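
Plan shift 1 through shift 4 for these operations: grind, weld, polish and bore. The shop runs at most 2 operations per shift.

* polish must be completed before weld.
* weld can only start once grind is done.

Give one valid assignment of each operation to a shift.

grind in shift 1, polish in shift 1, bore in shift 2, weld in shift 2

Checking: polish(shift 1) before weld(shift 2); grind(shift 1) before weld(shift 2); max 2 per shift (cap 2).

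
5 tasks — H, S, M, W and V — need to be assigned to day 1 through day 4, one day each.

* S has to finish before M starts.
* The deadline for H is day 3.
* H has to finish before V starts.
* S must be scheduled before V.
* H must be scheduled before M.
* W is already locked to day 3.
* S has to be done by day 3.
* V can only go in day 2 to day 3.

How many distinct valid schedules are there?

Splitting on H: it can be day 1 (8), day 2 (4). Listing each branch's schedules as (S, M, W, V) by day number:
H=day 1: (1,2,3,2) (1,2,3,3) (1,3,3,2) (1,3,3,3) (1,4,3,2) (1,4,3,3) (2,3,3,3) (2,4,3,3) — 8.
H=day 2: (1,3,3,3) (1,4,3,3) (2,3,3,3) (2,4,3,3) — 4.
Summing: 8 + 4 = 12.

12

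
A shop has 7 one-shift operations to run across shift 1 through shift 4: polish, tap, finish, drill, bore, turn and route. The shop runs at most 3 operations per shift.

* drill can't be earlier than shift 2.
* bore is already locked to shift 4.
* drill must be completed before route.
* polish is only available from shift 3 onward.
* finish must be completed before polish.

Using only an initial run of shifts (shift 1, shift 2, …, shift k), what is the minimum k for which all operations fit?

4 shifts

The precedence chain requires at least 2 distinct shifts.
With at most 3 per shift and 7 operations, at least 3 shifts are needed.
bore can't be placed before shift 4, so the schedule must run through at least shift 4.
4 works (last occupied shift: shift 4): for example tap in shift 1; bore in shift 4; finish in shift 1; turn in shift 1; polish in shift 3; route in shift 3; drill in shift 2.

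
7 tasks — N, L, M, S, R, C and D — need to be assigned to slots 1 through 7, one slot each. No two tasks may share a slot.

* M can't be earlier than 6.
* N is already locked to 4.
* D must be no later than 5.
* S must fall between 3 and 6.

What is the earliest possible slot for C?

1

C at 1 is achievable: N in 4, D in 2, S in 3, C in 1, L in 5, R in 7, M in 6.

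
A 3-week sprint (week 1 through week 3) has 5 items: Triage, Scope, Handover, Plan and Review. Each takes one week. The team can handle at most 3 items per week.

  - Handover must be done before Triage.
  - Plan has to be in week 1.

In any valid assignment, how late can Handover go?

week 2

Downstream work caps Handover at week 2.
Handover at week 2 is achievable: Triage in week 3; Handover in week 2; Review in week 1; Plan in week 1; Scope in week 1.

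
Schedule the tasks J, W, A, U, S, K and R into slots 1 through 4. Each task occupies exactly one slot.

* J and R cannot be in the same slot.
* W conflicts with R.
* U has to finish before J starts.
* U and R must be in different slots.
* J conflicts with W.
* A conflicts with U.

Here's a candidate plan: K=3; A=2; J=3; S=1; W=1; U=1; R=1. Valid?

No — it violates: W conflicts with R

J and R cannot be in the same slot — holds.
U has to finish before J starts — holds.
W conflicts with R — violated.
J conflicts with W — holds.
A conflicts with U — holds.
U and R must be in different slots — violated.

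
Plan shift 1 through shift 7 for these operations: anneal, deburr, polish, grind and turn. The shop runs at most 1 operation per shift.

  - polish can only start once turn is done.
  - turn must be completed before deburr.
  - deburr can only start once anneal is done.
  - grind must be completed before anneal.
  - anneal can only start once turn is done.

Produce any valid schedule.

anneal in shift 3, turn in shift 1, polish in shift 5, grind in shift 2, deburr in shift 4

Checking: anneal(shift 3) before deburr(shift 4); turn(shift 1) before polish(shift 5); turn(shift 1) before deburr(shift 4); turn(shift 1) before anneal(shift 3); grind(shift 2) before anneal(shift 3); max 1 per shift (cap 1).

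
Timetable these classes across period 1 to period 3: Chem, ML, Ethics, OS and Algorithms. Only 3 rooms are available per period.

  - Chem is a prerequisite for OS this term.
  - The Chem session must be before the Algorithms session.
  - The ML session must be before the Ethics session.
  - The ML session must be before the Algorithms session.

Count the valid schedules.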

========================================

> _PROBLEM TO WORK ON_:
Report how many lines of the records above contain the word "than", and give only that number.

> _EXPECTED OUTPUT_:
3